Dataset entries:
>>>>>

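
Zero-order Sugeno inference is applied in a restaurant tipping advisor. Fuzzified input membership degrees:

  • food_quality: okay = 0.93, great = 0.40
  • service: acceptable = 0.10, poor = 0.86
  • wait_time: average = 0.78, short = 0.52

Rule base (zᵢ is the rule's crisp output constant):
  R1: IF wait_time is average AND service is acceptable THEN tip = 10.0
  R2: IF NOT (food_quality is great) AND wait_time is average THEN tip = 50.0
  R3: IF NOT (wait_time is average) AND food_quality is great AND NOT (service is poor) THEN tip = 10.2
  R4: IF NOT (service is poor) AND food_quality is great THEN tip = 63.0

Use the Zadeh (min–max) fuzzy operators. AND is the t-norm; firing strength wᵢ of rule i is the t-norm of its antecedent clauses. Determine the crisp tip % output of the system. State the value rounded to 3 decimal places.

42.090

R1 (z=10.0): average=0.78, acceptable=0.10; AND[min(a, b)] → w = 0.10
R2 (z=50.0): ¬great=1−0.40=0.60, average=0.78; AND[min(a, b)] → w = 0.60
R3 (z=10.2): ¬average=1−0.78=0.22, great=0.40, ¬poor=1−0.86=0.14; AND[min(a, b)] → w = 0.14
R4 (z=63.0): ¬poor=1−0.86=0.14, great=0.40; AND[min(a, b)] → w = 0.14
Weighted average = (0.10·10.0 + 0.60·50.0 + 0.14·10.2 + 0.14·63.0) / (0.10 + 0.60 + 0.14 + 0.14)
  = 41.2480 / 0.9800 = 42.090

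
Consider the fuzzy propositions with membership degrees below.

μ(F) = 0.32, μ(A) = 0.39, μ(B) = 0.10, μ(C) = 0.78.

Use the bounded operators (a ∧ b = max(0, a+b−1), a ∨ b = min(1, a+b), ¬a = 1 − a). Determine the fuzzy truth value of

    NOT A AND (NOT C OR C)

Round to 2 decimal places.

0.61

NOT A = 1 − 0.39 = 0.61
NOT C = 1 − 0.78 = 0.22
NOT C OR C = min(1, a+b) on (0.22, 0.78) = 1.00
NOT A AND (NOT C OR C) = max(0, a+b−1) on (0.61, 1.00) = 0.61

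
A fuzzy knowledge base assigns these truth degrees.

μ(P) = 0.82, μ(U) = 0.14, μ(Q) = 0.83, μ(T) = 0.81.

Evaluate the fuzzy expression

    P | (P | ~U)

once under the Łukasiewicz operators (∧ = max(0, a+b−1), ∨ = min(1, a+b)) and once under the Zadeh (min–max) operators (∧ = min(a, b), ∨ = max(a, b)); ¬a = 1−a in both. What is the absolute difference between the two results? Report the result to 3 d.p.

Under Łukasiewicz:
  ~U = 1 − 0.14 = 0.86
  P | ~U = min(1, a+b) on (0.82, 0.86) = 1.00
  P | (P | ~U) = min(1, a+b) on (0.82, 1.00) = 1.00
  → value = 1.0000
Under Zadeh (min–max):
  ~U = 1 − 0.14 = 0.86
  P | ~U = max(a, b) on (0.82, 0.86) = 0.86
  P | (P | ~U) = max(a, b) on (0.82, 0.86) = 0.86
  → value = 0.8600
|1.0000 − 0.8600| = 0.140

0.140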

<<<<<

WHAT IS BEING ASKED:
Including any blank lines, repeat the data exactly.

EXERCISE SOLUTION:
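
Zero-order Sugeno inference is applied in a restaurant tipping advisor. Fuzzified input membership degrees:

  • food_quality: okay = 0.93, great = 0.40
  • service: acceptable = 0.10, poor = 0.86
  • wait_time: average = 0.78, short = 0.52

Rule base (zᵢ is the rule's crisp output constant):
  R1: IF wait_time is average AND service is acceptable THEN tip = 10.0
  R2: IF NOT (food_quality is great) AND wait_time is average THEN tip = 50.0
  R3: IF NOT (wait_time is average) AND food_quality is great AND NOT (service is poor) THEN tip = 10.2
  R4: IF NOT (service is poor) AND food_quality is great THEN tip = 63.0

Use the Zadeh (min–max) fuzzy operators. AND is the t-norm; firing strength wᵢ of rule i is the t-norm of its antecedent clauses. Determine the crisp tip % output of the system. State the value rounded to 3 decimal places.

42.090

R1 (z=10.0): average=0.78, acceptable=0.10; AND[min(a, b)] → w = 0.10
R2 (z=50.0): ¬great=1−0.40=0.60, average=0.78; AND[min(a, b)] → w = 0.60
R3 (z=10.2): ¬average=1−0.78=0.22, great=0.40, ¬poor=1−0.86=0.14; AND[min(a, b)] → w = 0.14
R4 (z=63.0): ¬poor=1−0.86=0.14, great=0.40; AND[min(a, b)] → w = 0.14
Weighted average = (0.10·10.0 + 0.60·50.0 + 0.14·10.2 + 0.14·63.0) / (0.10 + 0.60 + 0.14 + 0.14)
  = 41.2480 / 0.9800 = 42.090

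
Consider the fuzzy propositions with membership degrees below.

μ(F) = 0.32, μ(A) = 0.39, μ(B) = 0.10, μ(C) = 0.78.

Use the bounded operators (a ∧ b = max(0, a+b−1), a ∨ b = min(1, a+b), ¬a = 1 − a). Determine the fuzzy truth value of

    NOT A AND (NOT C OR C)

Round to 2 decimal places.

0.61

NOT A = 1 − 0.39 = 0.61
NOT C = 1 − 0.78 = 0.22
NOT C OR C = min(1, a+b) on (0.22, 0.78) = 1.00
NOT A AND (NOT C OR C) = max(0, a+b−1) on (0.61, 1.00) = 0.61

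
A fuzzy knowledge base assigns these truth degrees.

μ(P) = 0.82, μ(U) = 0.14, μ(Q) = 0.83, μ(T) = 0.81.

Evaluate the fuzzy expression

    P | (P | ~U)

once under the Łukasiewicz operators (∧ = max(0, a+b−1), ∨ = min(1, a+b)) and once under the Zadeh (min–max) operators (∧ = min(a, b), ∨ = max(a, b)); ¬a = 1−a in both. What is the absolute difference between the two results? Report the result to 3 d.p.

Under Łukasiewicz:
  ~U = 1 − 0.14 = 0.86
  P | ~U = min(1, a+b) on (0.82, 0.86) = 1.00
  P | (P | ~U) = min(1, a+b) on (0.82, 1.00) = 1.00
  → value = 1.0000
Under Zadeh (min–max):
  ~U = 1 − 0.14 = 0.86
  P | ~U = max(a, b) on (0.82, 0.86) = 0.86
  P | (P | ~U) = max(a, b) on (0.82, 0.86) = 0.86
  → value = 0.8600
|1.0000 − 0.8600| = 0.140

0.140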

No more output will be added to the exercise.